Goal of the exercise
Reproduce all of the data word for word.
───── Data records ─────
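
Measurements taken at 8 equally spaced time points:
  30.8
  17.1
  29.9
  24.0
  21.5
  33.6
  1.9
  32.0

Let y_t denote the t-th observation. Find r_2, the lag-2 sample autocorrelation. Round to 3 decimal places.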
─────
Solution for this problem
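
Measurements taken at 8 equally spaced time points:
  30.8
  17.1
  29.9
  24.0
  21.5
  33.6
  1.9
  32.0

Let y_t denote the t-th observation. Find r_2, the lag-2 sample autocorrelation. Round to 3 decimal places.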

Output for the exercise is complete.